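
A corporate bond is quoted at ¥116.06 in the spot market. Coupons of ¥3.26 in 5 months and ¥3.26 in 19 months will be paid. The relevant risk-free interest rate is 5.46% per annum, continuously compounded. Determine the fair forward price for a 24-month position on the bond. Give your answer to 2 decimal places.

¥122.56

PV(coupons) I = 3.26·e^(−0.0546·5/12) + 3.26·e^(−0.0546·19/12)
I = 3.1867 + 2.9900 = 6.1767
F = (S − I)·e^(rT) = (116.06 − 6.1767) · e^(0.0546·24/12)
= 109.8833 · e^0.109200 = 109.8833 × 1.115385 = ¥122.56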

-*-

→ **YOUR ASSIGNMENT**:
Copy every record once more, exactly as given.

→ **WRITTEN SOLUTION**:
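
A corporate bond is quoted at ¥116.06 in the spot market. Coupons of ¥3.26 in 5 months and ¥3.26 in 19 months will be paid. The relevant risk-free interest rate is 5.46% per annum, continuously compounded. Determine the fair forward price for a 24-month position on the bond. Give your answer to 2 decimal places.

¥122.56

PV(coupons) I = 3.26·e^(−0.0546·5/12) + 3.26·e^(−0.0546·19/12)
I = 3.1867 + 2.9900 = 6.1767
F = (S − I)·e^(rT) = (116.06 − 6.1767) · e^(0.0546·24/12)
= 109.8833 · e^0.109200 = 109.8833 × 1.115385 = ¥122.56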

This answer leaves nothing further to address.